WORK TO COMPLETE: Transcribe word for word the lines below from the line with "q(-1.58) = 1.89" through the line with "gcd(y^2 + 4*y", ends included.

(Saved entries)

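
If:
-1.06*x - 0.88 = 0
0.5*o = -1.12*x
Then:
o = 1.86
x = -0.83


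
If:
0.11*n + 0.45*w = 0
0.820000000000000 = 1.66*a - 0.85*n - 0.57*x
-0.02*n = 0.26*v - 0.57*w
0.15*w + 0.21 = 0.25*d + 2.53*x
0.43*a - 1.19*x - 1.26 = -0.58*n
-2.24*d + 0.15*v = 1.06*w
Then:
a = 1.22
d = 0.10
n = 1.38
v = -0.84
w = -0.34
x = 0.05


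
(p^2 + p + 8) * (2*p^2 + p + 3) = 2*p^4 + 3*p^3 + 20*p^2 + 11*p + 24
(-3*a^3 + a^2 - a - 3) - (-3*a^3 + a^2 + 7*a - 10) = 7 - 8*a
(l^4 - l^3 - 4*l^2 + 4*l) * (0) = 0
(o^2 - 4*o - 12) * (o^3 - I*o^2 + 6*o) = o^5 - 4*o^4 - I*o^4 - 6*o^3 + 4*I*o^3 - 24*o^2 + 12*I*o^2 - 72*o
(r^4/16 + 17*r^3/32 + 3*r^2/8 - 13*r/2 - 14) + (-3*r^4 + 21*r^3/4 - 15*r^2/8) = -47*r^4/16 + 185*r^3/32 - 3*r^2/2 - 13*r/2 - 14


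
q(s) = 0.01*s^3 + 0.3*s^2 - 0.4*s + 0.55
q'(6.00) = 4.28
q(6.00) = 11.11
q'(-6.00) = -2.92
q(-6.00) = 11.59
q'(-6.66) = -3.07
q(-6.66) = 13.57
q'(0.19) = -0.28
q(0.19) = 0.48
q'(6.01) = 4.29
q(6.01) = 11.15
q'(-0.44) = -0.66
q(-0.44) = 0.78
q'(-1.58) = -1.27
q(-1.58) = 1.89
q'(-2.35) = -1.64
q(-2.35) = 3.02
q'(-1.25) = -1.10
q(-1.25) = 1.50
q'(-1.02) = -0.98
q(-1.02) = 1.26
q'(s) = 0.03*s^2 + 0.6*s - 0.4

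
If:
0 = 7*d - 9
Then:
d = 9/7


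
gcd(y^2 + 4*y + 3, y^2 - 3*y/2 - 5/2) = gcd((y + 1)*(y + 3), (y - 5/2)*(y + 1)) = y + 1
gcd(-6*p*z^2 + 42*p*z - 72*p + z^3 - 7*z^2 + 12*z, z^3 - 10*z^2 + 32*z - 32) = z - 4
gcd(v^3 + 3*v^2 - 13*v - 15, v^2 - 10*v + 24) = 1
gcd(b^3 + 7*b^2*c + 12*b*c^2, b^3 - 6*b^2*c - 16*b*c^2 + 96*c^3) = b + 4*c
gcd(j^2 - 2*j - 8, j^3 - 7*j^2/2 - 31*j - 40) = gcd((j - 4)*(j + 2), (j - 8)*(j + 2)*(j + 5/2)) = j + 2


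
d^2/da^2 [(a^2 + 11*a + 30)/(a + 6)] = 0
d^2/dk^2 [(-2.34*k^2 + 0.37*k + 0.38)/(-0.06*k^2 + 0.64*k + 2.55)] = (0.177048*k^3 + 2.139912*k^2 - 0.252108*k + 31.211804)/(0.000216*k^6 - 0.006912*k^5 + 0.046188*k^4 + 0.325376*k^3 - 1.96299*k^2 - 12.4848*k - 16.581375)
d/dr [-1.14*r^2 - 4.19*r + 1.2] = -2.28*r - 4.19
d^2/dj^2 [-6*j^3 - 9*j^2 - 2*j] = -36*j - 18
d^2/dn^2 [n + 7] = 0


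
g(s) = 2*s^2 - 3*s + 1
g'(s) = 4*s - 3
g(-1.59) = 10.83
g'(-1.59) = -9.36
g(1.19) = 0.26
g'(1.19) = 1.76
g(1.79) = 2.04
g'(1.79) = 4.16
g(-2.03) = 15.33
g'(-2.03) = -11.12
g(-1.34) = 8.61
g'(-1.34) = -8.36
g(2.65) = 7.10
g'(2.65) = 7.60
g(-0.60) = 3.52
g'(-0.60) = -5.40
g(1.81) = 2.12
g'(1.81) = 4.24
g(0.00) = 1.00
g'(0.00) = -3.00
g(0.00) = 1.00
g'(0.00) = -3.00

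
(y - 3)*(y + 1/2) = y^2 - 5*y/2 - 3/2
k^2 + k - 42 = (k - 6)*(k + 7)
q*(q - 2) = q^2 - 2*q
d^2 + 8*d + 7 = (d + 1)*(d + 7)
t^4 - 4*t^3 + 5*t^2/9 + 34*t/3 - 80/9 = (t - 8/3)*(t - 2)*(t - 1)*(t + 5/3)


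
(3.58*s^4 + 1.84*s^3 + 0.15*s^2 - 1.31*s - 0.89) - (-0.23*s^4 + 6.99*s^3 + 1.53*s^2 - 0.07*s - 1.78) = 3.81*s^4 - 5.15*s^3 - 1.38*s^2 - 1.24*s + 0.89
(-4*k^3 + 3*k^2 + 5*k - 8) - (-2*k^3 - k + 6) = -2*k^3 + 3*k^2 + 6*k - 14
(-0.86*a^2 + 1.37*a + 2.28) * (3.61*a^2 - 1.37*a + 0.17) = -3.1046*a^4 + 6.1239*a^3 + 6.2077*a^2 - 2.8907*a + 0.3876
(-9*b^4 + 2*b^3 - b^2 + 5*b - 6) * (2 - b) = 9*b^5 - 20*b^4 + 5*b^3 - 7*b^2 + 16*b - 12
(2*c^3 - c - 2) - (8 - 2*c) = 2*c^3 + c - 10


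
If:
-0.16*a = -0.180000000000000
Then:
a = 1.12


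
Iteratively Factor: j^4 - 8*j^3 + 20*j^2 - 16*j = (j - 2)*(j^3 - 6*j^2 + 8*j) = (j - 2)^2*(j^2 - 4*j) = j*(j - 2)^2*(j - 4)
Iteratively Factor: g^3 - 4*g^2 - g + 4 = (g + 1)*(g^2 - 5*g + 4) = (g - 4)*(g + 1)*(g - 1)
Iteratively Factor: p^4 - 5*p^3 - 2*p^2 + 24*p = (p - 3)*(p^3 - 2*p^2 - 8*p) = (p - 4)*(p - 3)*(p^2 + 2*p) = (p - 4)*(p - 3)*(p + 2)*(p)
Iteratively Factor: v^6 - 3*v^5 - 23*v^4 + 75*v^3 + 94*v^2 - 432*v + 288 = (v - 2)*(v^5 - v^4 - 25*v^3 + 25*v^2 + 144*v - 144) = (v - 4)*(v - 2)*(v^4 + 3*v^3 - 13*v^2 - 27*v + 36) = (v - 4)*(v - 2)*(v - 1)*(v^3 + 4*v^2 - 9*v - 36) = (v - 4)*(v - 2)*(v - 1)*(v + 3)*(v^2 + v - 12) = (v - 4)*(v - 2)*(v - 1)*(v + 3)*(v + 4)*(v - 3)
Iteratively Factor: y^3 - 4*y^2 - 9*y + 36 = (y + 3)*(y^2 - 7*y + 12) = (y - 4)*(y + 3)*(y - 3)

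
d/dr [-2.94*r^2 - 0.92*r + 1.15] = -5.88*r - 0.92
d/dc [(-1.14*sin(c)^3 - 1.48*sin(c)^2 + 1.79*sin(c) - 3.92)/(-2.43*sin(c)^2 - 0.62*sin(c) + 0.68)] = (2.7702*sin(c)^4 + 1.4136*sin(c)^3 + 2.9417*sin(c)^2 - 21.064*sin(c) - 1.2132)*cos(c)/(5.9049*sin(c)^4 + 3.0132*sin(c)^3 - 2.9204*sin(c)^2 - 0.8432*sin(c) + 0.4624)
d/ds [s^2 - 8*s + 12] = 2*s - 8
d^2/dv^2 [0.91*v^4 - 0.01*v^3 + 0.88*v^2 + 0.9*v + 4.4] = 10.92*v^2 - 0.06*v + 1.76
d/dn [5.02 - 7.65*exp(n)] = -7.65*exp(n)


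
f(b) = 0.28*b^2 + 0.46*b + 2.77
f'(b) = 0.56*b + 0.46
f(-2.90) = 3.79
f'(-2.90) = -1.16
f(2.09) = 4.95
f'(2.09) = 1.63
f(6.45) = 17.39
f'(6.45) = 4.07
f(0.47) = 3.05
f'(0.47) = 0.72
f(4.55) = 10.66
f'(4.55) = 3.01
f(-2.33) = 3.22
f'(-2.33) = -0.84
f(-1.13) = 2.61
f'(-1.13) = -0.17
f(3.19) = 7.09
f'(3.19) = 2.25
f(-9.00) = 21.31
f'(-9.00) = -4.58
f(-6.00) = 10.09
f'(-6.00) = -2.90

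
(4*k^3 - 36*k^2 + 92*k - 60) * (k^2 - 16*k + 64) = 4*k^5 - 100*k^4 + 924*k^3 - 3836*k^2 + 6848*k - 3840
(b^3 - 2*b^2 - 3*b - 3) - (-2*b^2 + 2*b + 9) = b^3 - 5*b - 12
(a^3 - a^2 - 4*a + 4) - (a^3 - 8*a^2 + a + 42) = 7*a^2 - 5*a - 38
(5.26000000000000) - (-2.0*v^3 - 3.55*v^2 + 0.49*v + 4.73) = 2.0*v^3 + 3.55*v^2 - 0.49*v + 0.529999999999999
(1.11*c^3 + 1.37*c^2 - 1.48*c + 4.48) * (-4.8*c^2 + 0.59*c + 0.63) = -5.328*c^5 - 5.9211*c^4 + 8.6116*c^3 - 21.5141*c^2 + 1.7108*c + 2.8224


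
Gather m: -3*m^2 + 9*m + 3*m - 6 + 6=-3*m^2 + 12*m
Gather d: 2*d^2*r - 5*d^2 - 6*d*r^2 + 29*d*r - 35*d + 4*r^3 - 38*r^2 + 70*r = d^2*(2*r - 5) + d*(-6*r^2 + 29*r - 35) + 4*r^3 - 38*r^2 + 70*r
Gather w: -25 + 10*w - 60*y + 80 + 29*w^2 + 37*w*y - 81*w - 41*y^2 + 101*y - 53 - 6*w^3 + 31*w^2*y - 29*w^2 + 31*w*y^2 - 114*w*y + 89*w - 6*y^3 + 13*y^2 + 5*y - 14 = -6*w^3 + 31*w^2*y + w*(31*y^2 - 77*y + 18) - 6*y^3 - 28*y^2 + 46*y - 12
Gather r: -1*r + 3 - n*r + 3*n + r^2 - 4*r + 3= 3*n + r^2 + r*(-n - 5) + 6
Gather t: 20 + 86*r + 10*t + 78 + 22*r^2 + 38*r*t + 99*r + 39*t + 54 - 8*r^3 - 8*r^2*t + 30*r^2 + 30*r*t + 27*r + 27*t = -8*r^3 + 52*r^2 + 212*r + t*(-8*r^2 + 68*r + 76) + 152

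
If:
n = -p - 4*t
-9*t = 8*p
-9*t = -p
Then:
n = 0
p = 0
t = 0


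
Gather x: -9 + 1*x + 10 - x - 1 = 0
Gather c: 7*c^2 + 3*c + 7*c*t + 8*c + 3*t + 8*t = 7*c^2 + c*(7*t + 11) + 11*t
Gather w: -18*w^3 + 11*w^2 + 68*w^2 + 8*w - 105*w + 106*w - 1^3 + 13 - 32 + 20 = -18*w^3 + 79*w^2 + 9*w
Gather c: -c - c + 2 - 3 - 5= -2*c - 6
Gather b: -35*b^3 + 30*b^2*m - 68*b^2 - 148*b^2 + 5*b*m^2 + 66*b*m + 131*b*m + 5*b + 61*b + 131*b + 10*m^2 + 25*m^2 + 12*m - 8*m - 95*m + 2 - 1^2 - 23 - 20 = -35*b^3 + b^2*(30*m - 216) + b*(5*m^2 + 197*m + 197) + 35*m^2 - 91*m - 42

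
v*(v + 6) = v^2 + 6*v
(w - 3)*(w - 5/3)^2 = w^3 - 19*w^2/3 + 115*w/9 - 25/3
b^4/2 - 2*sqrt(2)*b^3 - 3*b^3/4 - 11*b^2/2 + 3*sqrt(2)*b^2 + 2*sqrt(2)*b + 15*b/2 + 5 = (b/2 + sqrt(2)/2)*(b - 2)*(b + 1/2)*(b - 5*sqrt(2))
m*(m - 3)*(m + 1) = m^3 - 2*m^2 - 3*m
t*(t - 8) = t^2 - 8*t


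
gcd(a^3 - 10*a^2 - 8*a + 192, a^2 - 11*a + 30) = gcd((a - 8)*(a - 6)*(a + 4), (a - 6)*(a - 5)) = a - 6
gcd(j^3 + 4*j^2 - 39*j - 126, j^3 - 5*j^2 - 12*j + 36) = j^2 - 3*j - 18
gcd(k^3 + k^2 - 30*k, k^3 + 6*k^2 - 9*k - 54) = k + 6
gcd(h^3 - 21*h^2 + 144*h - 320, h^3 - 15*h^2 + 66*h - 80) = h^2 - 13*h + 40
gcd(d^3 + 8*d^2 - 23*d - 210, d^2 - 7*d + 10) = d - 5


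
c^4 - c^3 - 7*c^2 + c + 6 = (c - 3)*(c - 1)*(c + 1)*(c + 2)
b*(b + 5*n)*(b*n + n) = b^3*n + 5*b^2*n^2 + b^2*n + 5*b*n^2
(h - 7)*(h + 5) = h^2 - 2*h - 35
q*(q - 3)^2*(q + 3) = q^4 - 3*q^3 - 9*q^2 + 27*q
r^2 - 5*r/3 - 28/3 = (r - 4)*(r + 7/3)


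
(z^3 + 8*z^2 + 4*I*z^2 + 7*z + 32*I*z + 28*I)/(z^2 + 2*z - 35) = (z^2 + z*(1 + 4*I) + 4*I)/(z - 5)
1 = 1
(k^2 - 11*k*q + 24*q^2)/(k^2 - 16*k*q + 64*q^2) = (-k + 3*q)/(-k + 8*q)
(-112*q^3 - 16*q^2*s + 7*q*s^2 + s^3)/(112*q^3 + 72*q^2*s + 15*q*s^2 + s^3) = (-4*q + s)/(4*q + s)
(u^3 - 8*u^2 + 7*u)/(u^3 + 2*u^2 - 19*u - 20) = u*(u^2 - 8*u + 7)/(u^3 + 2*u^2 - 19*u - 20)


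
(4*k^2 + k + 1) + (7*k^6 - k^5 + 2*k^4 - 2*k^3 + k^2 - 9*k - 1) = 7*k^6 - k^5 + 2*k^4 - 2*k^3 + 5*k^2 - 8*k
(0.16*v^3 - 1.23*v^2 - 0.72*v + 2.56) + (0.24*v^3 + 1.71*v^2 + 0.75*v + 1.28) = 0.4*v^3 + 0.48*v^2 + 0.03*v + 3.84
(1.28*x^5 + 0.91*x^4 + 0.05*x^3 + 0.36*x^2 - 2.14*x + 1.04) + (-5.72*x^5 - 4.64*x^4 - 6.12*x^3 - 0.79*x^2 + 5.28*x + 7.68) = -4.44*x^5 - 3.73*x^4 - 6.07*x^3 - 0.43*x^2 + 3.14*x + 8.72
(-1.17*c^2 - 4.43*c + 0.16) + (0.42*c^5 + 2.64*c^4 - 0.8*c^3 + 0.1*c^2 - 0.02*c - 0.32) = 0.42*c^5 + 2.64*c^4 - 0.8*c^3 - 1.07*c^2 - 4.45*c - 0.16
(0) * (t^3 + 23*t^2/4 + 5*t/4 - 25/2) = 0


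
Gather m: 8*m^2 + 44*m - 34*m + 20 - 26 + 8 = 8*m^2 + 10*m + 2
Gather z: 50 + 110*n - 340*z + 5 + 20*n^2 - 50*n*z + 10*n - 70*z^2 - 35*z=20*n^2 + 120*n - 70*z^2 + z*(-50*n - 375) + 55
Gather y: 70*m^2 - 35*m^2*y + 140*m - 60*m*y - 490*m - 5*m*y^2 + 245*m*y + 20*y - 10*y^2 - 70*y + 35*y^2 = 70*m^2 - 350*m + y^2*(25 - 5*m) + y*(-35*m^2 + 185*m - 50)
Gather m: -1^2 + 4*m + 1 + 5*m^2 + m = 5*m^2 + 5*m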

EXERCISE OUTPUT:
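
q(-1.58) = 1.89
q'(-2.35) = -1.64
q(-2.35) = 3.02
q'(-1.25) = -1.10
q(-1.25) = 1.50
q'(-1.02) = -0.98
q(-1.02) = 1.26
q'(s) = 0.03*s^2 + 0.6*s - 0.4

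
If:
0 = 7*d - 9
Then:
d = 9/7


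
gcd(y^2 + 4*y + 3, y^2 - 3*y/2 - 5/2) = gcd((y + 1)*(y + 3), (y - 5/2)*(y + 1)) = y + 1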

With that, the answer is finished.